YOUR OBJECTIVE
Copy all of the entries that follow, exactly.

======== MATERIAL SHOWN

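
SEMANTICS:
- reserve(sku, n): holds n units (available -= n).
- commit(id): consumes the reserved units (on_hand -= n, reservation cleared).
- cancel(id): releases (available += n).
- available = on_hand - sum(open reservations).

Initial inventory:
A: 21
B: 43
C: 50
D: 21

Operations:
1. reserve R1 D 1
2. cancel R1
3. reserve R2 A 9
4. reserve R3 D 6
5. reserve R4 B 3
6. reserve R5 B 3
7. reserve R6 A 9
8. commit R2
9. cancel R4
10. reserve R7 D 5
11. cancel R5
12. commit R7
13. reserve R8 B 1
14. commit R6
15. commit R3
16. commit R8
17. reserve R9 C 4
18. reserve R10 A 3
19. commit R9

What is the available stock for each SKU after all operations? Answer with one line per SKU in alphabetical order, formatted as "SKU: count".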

================

ANSWER TO THE EXERCISE
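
SEMANTICS:
- reserve(sku, n): holds n units (available -= n).
- commit(id): consumes the reserved units (on_hand -= n, reservation cleared).
- cancel(id): releases (available += n).
- available = on_hand - sum(open reservations).

Initial inventory:
A: 21
B: 43
C: 50
D: 21

Operations:
1. reserve R1 D 1
2. cancel R1
3. reserve R2 A 9
4. reserve R3 D 6
5. reserve R4 B 3
6. reserve R5 B 3
7. reserve R6 A 9
8. commit R2
9. cancel R4
10. reserve R7 D 5
11. cancel R5
12. commit R7
13. reserve R8 B 1
14. commit R6
15. commit R3
16. commit R8
17. reserve R9 C 4
18. reserve R10 A 3
19. commit R9

What is the available stock for each SKU after all operations? Answer with one line per SKU in alphabetical order, formatted as "SKU: count".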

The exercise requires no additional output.